▸ Brief
Copy out the data line by line exactly, from its start to the line bearing "[2024-02-15 14:16:40] [scheduler-service]", inclusive.

Dataset entries:
------------------------------------------------------------

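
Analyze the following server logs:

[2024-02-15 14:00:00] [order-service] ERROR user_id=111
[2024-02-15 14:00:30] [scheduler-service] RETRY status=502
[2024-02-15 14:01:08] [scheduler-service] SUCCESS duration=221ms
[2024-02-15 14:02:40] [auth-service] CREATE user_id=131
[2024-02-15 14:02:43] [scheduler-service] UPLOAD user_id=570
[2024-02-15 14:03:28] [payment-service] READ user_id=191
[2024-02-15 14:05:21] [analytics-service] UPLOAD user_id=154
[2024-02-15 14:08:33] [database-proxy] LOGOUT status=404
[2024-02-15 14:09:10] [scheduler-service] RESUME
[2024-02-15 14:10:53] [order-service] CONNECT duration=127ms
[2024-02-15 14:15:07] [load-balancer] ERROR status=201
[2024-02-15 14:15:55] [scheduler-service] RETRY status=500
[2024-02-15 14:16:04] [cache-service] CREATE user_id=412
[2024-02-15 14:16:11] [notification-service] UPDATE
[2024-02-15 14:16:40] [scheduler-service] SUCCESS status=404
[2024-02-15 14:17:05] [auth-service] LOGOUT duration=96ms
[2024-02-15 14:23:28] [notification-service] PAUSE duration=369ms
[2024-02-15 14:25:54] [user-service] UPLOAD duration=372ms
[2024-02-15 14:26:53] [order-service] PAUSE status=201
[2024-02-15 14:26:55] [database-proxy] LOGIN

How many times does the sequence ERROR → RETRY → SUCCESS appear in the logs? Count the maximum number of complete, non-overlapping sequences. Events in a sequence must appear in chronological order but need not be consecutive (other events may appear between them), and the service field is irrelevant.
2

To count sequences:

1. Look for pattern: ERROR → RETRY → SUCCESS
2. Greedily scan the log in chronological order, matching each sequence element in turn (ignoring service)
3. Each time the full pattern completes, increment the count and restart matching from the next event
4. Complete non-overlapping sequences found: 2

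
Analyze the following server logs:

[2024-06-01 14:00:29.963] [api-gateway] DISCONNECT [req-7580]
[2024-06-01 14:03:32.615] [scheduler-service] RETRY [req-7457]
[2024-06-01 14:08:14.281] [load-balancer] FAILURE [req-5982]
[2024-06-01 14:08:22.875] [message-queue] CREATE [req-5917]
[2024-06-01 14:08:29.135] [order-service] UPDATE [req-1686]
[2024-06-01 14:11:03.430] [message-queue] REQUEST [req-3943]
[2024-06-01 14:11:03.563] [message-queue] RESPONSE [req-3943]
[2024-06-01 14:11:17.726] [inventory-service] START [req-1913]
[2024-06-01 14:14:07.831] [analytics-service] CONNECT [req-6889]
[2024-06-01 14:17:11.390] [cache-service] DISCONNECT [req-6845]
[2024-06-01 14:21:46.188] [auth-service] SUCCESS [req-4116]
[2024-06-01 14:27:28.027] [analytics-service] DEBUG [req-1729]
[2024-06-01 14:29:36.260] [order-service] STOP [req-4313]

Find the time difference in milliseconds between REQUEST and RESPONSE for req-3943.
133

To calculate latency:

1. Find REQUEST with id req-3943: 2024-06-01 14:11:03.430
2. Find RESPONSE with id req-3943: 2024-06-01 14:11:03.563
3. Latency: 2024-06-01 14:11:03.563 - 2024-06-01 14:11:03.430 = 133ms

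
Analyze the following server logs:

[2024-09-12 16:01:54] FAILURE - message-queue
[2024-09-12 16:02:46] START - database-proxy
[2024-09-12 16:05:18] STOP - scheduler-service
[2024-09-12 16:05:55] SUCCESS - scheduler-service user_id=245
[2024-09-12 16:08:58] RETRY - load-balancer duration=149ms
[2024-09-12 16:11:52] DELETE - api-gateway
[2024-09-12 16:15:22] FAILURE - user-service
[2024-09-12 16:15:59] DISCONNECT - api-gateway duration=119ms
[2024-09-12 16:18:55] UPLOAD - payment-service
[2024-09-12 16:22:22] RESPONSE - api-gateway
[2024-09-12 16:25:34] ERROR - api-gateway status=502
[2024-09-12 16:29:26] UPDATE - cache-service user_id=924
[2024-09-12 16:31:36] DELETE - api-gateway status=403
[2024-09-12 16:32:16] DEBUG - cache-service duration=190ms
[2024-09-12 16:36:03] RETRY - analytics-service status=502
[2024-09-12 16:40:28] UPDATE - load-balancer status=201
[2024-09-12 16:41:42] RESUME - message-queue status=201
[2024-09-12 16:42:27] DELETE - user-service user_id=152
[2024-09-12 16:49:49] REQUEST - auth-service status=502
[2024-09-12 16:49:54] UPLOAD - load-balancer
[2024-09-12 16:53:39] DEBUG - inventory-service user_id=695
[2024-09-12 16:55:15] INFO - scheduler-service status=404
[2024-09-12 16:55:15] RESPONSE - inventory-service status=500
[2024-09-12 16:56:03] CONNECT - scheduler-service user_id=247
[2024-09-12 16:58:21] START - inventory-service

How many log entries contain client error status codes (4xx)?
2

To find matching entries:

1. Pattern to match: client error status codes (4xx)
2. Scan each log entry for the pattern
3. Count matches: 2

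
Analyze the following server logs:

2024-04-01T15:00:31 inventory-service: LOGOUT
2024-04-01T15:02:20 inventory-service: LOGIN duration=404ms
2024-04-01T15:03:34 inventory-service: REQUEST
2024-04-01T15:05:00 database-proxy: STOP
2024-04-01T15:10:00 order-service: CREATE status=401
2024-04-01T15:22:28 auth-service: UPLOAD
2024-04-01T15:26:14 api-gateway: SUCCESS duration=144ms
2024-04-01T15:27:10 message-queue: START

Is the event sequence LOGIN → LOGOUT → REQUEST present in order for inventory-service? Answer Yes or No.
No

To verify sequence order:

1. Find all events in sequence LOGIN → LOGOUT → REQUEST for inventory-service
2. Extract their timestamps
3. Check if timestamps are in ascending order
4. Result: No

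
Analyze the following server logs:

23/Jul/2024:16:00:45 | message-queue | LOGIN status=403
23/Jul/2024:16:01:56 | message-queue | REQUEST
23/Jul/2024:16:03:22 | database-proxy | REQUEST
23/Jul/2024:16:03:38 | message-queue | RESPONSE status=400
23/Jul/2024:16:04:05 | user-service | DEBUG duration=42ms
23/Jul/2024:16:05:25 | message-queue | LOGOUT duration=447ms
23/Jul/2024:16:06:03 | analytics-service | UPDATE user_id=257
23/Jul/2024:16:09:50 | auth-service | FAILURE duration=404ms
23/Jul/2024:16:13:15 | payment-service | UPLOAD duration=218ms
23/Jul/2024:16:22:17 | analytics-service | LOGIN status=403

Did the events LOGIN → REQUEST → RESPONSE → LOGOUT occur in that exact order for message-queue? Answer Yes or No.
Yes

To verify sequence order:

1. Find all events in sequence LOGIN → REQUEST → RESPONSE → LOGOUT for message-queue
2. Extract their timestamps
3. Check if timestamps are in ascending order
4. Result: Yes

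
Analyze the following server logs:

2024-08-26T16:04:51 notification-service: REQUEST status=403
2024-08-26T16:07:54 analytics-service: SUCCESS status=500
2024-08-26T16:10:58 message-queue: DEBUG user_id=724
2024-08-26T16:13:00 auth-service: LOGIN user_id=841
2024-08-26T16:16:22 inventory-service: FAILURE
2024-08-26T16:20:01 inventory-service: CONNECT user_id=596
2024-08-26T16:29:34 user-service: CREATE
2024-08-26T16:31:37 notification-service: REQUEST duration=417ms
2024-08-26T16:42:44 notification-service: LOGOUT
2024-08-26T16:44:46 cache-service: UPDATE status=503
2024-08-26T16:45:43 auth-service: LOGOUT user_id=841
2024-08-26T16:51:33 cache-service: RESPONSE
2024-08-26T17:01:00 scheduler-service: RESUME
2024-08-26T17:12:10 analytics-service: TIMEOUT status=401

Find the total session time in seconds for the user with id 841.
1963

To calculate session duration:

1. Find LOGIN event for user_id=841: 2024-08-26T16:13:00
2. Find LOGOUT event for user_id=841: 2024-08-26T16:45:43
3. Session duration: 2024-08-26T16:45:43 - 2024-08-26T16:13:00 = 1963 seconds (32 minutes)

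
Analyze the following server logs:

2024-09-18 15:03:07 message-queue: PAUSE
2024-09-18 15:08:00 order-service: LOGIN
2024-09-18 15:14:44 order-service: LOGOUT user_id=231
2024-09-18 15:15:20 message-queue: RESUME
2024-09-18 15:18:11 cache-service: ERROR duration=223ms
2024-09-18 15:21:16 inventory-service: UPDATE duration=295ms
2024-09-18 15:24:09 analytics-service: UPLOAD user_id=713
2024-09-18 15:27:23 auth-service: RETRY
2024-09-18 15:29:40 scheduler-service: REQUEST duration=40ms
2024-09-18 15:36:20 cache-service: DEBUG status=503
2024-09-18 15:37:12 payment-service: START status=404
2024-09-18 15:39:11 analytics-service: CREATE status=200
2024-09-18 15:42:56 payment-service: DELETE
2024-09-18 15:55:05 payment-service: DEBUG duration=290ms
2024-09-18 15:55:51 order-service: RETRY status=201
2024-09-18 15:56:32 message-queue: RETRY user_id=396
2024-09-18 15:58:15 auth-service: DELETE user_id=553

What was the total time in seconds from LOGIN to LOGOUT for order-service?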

------------------------------------------------------------

▸ Answer to this exercise
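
Analyze the following server logs:

[2024-02-15 14:00:00] [order-service] ERROR user_id=111
[2024-02-15 14:00:30] [scheduler-service] RETRY status=502
[2024-02-15 14:01:08] [scheduler-service] SUCCESS duration=221ms
[2024-02-15 14:02:40] [auth-service] CREATE user_id=131
[2024-02-15 14:02:43] [scheduler-service] UPLOAD user_id=570
[2024-02-15 14:03:28] [payment-service] READ user_id=191
[2024-02-15 14:05:21] [analytics-service] UPLOAD user_id=154
[2024-02-15 14:08:33] [database-proxy] LOGOUT status=404
[2024-02-15 14:09:10] [scheduler-service] RESUME
[2024-02-15 14:10:53] [order-service] CONNECT duration=127ms
[2024-02-15 14:15:07] [load-balancer] ERROR status=201
[2024-02-15 14:15:55] [scheduler-service] RETRY status=500
[2024-02-15 14:16:04] [cache-service] CREATE user_id=412
[2024-02-15 14:16:11] [notification-service] UPDATE
[2024-02-15 14:16:40] [scheduler-service] SUCCESS status=404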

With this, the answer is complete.